##### Dataset excerpts #####

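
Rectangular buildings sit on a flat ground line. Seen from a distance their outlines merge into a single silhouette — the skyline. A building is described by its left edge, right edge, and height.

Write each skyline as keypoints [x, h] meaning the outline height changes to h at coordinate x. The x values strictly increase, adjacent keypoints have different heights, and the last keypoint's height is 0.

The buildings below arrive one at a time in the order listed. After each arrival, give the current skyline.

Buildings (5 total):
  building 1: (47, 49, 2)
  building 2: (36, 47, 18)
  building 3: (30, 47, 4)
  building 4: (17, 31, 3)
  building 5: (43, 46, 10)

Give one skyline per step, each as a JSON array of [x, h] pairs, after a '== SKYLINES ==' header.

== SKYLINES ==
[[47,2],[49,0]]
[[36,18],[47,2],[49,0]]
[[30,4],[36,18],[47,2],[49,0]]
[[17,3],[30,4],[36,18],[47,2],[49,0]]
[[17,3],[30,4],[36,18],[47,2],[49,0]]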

#####
##### Dataset excerpts #####

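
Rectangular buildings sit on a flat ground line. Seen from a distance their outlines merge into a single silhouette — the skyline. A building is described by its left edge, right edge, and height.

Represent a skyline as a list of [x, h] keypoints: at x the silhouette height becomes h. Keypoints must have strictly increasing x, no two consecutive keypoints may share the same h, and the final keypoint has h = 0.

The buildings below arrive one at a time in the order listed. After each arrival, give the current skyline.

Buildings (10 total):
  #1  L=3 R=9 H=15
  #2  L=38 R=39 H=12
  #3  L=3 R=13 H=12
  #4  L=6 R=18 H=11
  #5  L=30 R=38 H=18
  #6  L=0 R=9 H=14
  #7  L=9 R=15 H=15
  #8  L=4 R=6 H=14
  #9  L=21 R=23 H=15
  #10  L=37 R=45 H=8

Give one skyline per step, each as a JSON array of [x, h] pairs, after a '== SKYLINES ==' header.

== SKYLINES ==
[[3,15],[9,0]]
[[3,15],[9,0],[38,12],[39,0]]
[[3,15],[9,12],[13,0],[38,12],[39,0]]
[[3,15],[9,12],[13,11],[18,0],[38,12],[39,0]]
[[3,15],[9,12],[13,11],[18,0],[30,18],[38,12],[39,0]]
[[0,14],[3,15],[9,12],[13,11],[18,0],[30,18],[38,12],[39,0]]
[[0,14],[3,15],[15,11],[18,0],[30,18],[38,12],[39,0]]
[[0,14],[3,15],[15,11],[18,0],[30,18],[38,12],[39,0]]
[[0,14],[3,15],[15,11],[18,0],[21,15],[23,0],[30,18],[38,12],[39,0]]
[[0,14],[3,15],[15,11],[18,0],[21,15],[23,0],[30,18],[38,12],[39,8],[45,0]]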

#####

## [What is being asked]
Going back over the entries above, copy word for word every line from the one that has "L=3 R=13 H=12" on through the one that has "L=37 R=45 H=8".

## [Expected output]
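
  #3  L=3 R=13 H=12
  #4  L=6 R=18 H=11
  #5  L=30 R=38 H=18
  #6  L=0 R=9 H=14
  #7  L=9 R=15 H=15
  #8  L=4 R=6 H=14
  #9  L=21 R=23 H=15
  #10  L=37 R=45 H=8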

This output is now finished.